Only the lines below starting at the one that contains "N6. O(not serve_notice → not retain_budget)" and ending at the one that contains "N9. O(review_policy → forward_memo)" are to be reproduced, exactly and with both ends kept.

==*==

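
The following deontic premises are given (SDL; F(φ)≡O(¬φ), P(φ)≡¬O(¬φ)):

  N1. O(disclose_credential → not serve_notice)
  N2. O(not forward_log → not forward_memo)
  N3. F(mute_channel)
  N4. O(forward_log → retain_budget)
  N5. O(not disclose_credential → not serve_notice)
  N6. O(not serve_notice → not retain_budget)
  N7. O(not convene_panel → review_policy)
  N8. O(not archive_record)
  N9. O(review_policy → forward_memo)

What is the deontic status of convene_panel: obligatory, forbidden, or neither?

Obligatory

Premises 1 and 5 are O(disclose_credential → not serve_notice) and O(not disclose_credential → not serve_notice); every ideal world satisfies disclose_credential or not disclose_credential, so in either case not serve_notice holds — hence O(not serve_notice).
With premise 6, O(not serve_notice → not retain_budget), the K-axiom yields O(not retain_budget).
Premise 4, O(forward_log → retain_budget), contraposes to O(not retain_budget → not forward_log); with O(not retain_budget) we get O(not forward_log).
From O(not forward_log) and premise 2, O(not forward_log → not forward_memo), we obtain O(not forward_memo).
The contrapositive of premise 9 (O(review_policy → forward_memo)) is O(not forward_memo → not review_policy), and O(not forward_memo) is already established, so O(not review_policy).
The contrapositive of premise 7 (O(not convene_panel → review_policy)) is O(not review_policy → convene_panel), and O(not review_policy) is already established, so O(convene_panel).
Premises 3, 8 do not contribute to this derivation.
Hence convene_panel is obligatory.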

==*==

SOLUTION TO THIS TASK:
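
  N6. O(not serve_notice → not retain_budget)
  N7. O(not convene_panel → review_policy)
  N8. O(not archive_record)
  N9. O(review_policy → forward_memo)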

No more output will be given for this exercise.